Records contained in a dataset
--*--

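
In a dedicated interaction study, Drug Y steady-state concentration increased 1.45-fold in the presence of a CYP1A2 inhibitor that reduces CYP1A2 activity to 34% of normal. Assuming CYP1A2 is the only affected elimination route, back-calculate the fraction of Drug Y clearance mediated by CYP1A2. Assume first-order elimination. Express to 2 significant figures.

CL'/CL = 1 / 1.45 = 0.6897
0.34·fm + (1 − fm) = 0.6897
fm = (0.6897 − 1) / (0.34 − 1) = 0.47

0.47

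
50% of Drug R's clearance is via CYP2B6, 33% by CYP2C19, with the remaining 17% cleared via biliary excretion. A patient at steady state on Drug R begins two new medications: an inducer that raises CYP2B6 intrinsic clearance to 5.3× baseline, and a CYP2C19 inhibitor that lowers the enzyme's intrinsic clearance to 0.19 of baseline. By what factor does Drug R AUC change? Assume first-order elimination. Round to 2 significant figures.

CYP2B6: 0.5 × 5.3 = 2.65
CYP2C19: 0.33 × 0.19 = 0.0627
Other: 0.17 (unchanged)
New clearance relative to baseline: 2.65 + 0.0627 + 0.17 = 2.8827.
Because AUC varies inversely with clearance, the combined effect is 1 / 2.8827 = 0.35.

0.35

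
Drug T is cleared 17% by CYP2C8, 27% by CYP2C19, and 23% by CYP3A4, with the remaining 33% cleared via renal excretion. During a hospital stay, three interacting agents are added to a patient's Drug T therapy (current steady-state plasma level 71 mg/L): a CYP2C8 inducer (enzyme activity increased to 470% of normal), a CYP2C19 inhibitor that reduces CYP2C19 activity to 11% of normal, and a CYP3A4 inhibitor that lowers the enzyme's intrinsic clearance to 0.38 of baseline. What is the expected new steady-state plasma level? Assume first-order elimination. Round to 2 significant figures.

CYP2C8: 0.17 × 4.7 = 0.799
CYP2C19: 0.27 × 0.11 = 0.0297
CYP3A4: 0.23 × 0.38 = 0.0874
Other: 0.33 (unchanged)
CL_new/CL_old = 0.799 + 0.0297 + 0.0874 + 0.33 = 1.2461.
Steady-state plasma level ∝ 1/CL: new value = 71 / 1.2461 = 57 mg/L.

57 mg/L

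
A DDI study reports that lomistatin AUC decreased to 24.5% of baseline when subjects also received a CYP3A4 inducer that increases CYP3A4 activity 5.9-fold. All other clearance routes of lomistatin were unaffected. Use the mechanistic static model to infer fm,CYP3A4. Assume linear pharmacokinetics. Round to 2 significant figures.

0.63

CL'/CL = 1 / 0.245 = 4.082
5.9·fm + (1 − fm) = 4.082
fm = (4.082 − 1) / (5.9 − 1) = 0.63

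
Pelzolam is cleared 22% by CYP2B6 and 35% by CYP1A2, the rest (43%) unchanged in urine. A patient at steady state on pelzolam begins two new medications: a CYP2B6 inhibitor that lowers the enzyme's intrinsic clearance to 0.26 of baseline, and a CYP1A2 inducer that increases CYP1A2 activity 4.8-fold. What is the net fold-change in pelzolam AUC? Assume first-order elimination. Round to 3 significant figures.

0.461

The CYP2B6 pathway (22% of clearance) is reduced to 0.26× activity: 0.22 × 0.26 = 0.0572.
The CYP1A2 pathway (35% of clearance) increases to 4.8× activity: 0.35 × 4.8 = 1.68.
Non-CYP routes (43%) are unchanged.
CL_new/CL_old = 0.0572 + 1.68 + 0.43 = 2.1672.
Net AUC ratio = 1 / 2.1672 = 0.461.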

--*--

Exercise aim -
Faithfully reproduce all of the records, character for character.

Expected answer -
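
In a dedicated interaction study, Drug Y steady-state concentration increased 1.45-fold in the presence of a CYP1A2 inhibitor that reduces CYP1A2 activity to 34% of normal. Assuming CYP1A2 is the only affected elimination route, back-calculate the fraction of Drug Y clearance mediated by CYP1A2. Assume first-order elimination. Express to 2 significant figures.

CL'/CL = 1 / 1.45 = 0.6897
0.34·fm + (1 − fm) = 0.6897
fm = (0.6897 − 1) / (0.34 − 1) = 0.47

0.47

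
50% of Drug R's clearance is via CYP2B6, 33% by CYP2C19, with the remaining 17% cleared via biliary excretion. A patient at steady state on Drug R begins two new medications: an inducer that raises CYP2B6 intrinsic clearance to 5.3× baseline, and a CYP2C19 inhibitor that lowers the enzyme's intrinsic clearance to 0.19 of baseline. By what factor does Drug R AUC change? Assume first-order elimination. Round to 2 significant figures.

CYP2B6: 0.5 × 5.3 = 2.65
CYP2C19: 0.33 × 0.19 = 0.0627
Other: 0.17 (unchanged)
New clearance relative to baseline: 2.65 + 0.0627 + 0.17 = 2.8827.
Because AUC varies inversely with clearance, the combined effect is 1 / 2.8827 = 0.35.

0.35

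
Drug T is cleared 17% by CYP2C8, 27% by CYP2C19, and 23% by CYP3A4, with the remaining 33% cleared via renal excretion. During a hospital stay, three interacting agents are added to a patient's Drug T therapy (current steady-state plasma level 71 mg/L): a CYP2C8 inducer (enzyme activity increased to 470% of normal), a CYP2C19 inhibitor that reduces CYP2C19 activity to 11% of normal, and a CYP3A4 inhibitor that lowers the enzyme's intrinsic clearance to 0.38 of baseline. What is the expected new steady-state plasma level? Assume first-order elimination. Round to 2 significant figures.

CYP2C8: 0.17 × 4.7 = 0.799
CYP2C19: 0.27 × 0.11 = 0.0297
CYP3A4: 0.23 × 0.38 = 0.0874
Other: 0.33 (unchanged)
CL_new/CL_old = 0.799 + 0.0297 + 0.0874 + 0.33 = 1.2461.
Steady-state plasma level ∝ 1/CL: new value = 71 / 1.2461 = 57 mg/L.

57 mg/L

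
A DDI study reports that lomistatin AUC decreased to 24.5% of baseline when subjects also received a CYP3A4 inducer that increases CYP3A4 activity 5.9-fold. All other clearance routes of lomistatin were unaffected. Use the mechanistic static model to infer fm,CYP3A4. Assume linear pharmacokinetics. Round to 2 significant figures.

0.63

CL'/CL = 1 / 0.245 = 4.082
5.9·fm + (1 − fm) = 4.082
fm = (4.082 − 1) / (5.9 − 1) = 0.63

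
Pelzolam is cleared 22% by CYP2B6 and 35% by CYP1A2, the rest (43%) unchanged in urine. A patient at steady state on pelzolam begins two new medications: a CYP2B6 inhibitor that lowers the enzyme's intrinsic clearance to 0.26 of baseline, and a CYP1A2 inducer that increases CYP1A2 activity 4.8-fold. What is the net fold-change in pelzolam AUC? Assume first-order elimination. Round to 3 significant figures.

0.461

The CYP2B6 pathway (22% of clearance) is reduced to 0.26× activity: 0.22 × 0.26 = 0.0572.
The CYP1A2 pathway (35% of clearance) increases to 4.8× activity: 0.35 × 4.8 = 1.68.
Non-CYP routes (43%) are unchanged.
CL_new/CL_old = 0.0572 + 1.68 + 0.43 = 2.1672.
Net AUC ratio = 1 / 2.1672 = 0.461.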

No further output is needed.